=== Data to process ===

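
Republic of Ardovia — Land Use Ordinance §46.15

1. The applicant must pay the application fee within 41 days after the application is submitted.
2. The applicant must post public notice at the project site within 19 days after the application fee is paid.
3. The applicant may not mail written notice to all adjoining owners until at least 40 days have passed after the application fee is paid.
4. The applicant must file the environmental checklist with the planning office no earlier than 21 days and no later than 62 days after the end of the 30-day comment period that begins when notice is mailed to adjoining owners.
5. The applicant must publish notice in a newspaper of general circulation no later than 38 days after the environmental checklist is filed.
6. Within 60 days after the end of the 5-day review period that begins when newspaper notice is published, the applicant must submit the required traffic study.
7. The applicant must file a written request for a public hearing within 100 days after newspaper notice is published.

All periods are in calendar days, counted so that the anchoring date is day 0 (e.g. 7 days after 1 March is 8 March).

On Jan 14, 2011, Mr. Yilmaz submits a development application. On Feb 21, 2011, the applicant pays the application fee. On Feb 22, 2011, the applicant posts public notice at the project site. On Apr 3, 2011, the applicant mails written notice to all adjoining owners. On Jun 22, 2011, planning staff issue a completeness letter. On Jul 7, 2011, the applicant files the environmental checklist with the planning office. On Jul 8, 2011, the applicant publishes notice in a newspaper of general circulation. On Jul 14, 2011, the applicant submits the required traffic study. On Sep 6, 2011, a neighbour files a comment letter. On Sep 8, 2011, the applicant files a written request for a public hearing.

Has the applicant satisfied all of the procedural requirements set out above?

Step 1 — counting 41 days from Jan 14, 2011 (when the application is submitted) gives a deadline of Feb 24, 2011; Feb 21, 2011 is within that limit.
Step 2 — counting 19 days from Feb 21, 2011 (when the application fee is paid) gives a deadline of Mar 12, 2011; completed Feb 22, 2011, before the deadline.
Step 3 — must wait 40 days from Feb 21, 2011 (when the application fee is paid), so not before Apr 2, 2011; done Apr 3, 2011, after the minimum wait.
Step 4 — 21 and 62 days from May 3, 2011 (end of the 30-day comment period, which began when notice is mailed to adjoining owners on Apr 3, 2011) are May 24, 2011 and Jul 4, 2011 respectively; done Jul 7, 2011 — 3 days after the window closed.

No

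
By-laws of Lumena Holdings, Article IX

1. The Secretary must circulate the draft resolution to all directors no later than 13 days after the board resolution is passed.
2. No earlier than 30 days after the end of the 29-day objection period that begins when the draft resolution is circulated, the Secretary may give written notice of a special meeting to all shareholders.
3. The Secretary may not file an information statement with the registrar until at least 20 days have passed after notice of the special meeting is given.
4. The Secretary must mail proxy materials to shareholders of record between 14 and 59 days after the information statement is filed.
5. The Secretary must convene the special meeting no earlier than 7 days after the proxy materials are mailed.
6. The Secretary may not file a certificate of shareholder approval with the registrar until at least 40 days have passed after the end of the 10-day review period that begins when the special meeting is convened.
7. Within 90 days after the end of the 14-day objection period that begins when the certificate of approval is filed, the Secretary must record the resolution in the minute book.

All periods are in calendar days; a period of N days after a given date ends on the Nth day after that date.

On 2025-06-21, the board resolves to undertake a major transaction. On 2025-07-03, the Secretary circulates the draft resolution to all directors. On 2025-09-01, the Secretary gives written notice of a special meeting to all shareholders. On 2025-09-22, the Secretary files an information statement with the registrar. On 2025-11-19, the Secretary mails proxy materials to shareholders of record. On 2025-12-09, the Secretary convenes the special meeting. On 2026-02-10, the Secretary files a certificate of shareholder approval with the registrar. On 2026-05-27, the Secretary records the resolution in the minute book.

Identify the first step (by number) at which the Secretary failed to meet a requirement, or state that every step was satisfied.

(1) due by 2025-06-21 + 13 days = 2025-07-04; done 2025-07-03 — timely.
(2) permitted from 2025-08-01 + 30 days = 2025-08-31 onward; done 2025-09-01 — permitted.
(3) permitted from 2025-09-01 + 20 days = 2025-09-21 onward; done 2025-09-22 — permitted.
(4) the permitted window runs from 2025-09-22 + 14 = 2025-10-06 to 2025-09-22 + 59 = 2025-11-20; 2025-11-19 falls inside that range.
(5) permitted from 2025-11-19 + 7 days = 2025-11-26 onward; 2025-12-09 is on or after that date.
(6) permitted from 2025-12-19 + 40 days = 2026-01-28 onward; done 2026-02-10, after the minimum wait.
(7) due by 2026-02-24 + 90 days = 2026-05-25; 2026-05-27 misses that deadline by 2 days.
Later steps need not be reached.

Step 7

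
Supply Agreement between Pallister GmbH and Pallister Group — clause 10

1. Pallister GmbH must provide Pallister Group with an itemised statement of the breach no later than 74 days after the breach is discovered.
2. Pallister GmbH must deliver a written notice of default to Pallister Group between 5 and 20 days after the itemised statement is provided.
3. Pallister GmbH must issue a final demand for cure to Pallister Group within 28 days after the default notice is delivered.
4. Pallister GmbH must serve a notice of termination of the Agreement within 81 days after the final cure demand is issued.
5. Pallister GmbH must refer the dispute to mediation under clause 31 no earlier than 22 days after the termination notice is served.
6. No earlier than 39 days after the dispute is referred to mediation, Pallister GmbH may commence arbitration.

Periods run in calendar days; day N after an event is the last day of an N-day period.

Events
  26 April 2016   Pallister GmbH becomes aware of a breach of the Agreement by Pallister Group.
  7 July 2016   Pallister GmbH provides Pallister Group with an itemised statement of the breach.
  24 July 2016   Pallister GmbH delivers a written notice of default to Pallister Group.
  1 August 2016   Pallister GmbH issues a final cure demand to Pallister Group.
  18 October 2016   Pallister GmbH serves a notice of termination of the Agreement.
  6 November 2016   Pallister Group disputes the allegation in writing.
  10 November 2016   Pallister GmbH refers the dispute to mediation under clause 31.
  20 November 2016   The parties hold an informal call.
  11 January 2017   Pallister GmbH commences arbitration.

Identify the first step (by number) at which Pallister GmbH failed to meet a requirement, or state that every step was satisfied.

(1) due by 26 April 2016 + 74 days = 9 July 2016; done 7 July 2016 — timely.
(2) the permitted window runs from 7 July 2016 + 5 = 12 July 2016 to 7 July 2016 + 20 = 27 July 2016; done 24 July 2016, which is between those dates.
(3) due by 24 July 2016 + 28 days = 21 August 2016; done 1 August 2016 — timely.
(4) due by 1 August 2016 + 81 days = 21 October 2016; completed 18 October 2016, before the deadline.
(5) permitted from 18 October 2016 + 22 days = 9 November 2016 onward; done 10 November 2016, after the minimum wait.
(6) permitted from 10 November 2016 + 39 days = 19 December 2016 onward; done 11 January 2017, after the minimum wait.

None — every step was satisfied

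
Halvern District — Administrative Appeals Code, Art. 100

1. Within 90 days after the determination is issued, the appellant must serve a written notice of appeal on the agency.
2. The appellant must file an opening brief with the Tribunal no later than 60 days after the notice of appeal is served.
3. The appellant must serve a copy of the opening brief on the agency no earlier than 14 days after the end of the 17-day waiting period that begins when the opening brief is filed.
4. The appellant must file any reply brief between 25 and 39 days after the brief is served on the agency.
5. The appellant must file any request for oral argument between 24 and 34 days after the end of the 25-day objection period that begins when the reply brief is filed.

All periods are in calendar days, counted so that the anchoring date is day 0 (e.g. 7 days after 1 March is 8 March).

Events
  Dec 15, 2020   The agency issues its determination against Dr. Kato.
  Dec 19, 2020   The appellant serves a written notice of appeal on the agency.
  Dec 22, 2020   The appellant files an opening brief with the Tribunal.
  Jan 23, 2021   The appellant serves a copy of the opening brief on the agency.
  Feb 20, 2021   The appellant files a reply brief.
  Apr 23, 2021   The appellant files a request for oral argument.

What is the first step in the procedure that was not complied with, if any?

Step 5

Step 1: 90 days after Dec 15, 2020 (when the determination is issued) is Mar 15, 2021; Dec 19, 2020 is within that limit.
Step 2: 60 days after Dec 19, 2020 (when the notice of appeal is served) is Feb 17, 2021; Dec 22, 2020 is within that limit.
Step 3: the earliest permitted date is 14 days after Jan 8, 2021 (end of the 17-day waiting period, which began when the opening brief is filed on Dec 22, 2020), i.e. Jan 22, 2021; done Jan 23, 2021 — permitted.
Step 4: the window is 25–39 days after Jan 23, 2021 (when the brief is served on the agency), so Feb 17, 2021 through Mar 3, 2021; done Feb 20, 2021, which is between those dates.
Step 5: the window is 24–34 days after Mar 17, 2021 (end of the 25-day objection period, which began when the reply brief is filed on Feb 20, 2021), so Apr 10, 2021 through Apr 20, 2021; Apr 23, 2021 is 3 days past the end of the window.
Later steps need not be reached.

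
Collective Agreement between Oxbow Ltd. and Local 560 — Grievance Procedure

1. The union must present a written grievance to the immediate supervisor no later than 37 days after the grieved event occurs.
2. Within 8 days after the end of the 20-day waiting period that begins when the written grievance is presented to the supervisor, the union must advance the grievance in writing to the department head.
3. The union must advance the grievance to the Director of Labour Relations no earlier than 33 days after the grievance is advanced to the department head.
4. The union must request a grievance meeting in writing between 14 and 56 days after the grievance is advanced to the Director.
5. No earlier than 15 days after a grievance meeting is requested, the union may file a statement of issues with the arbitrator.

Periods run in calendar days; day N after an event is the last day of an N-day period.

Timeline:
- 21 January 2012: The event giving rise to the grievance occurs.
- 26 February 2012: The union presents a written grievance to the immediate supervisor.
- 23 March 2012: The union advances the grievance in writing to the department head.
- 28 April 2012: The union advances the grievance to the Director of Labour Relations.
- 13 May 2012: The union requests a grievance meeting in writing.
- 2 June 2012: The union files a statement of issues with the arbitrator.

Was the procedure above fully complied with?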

===

Exercise prompt: The answer should be an exact copy of the lines from the first line of the data through the line with "7. The applicant" and should contain nothing else.

Response for this exercise:
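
Republic of Ardovia — Land Use Ordinance §46.15

1. The applicant must pay the application fee within 41 days after the application is submitted.
2. The applicant must post public notice at the project site within 19 days after the application fee is paid.
3. The applicant may not mail written notice to all adjoining owners until at least 40 days have passed after the application fee is paid.
4. The applicant must file the environmental checklist with the planning office no earlier than 21 days and no later than 62 days after the end of the 30-day comment period that begins when notice is mailed to adjoining owners.
5. The applicant must publish notice in a newspaper of general circulation no later than 38 days after the environmental checklist is filed.
6. Within 60 days after the end of the 5-day review period that begins when newspaper notice is published, the applicant must submit the required traffic study.
7. The applicant must file a written request for a public hearing within 100 days after newspaper notice is published.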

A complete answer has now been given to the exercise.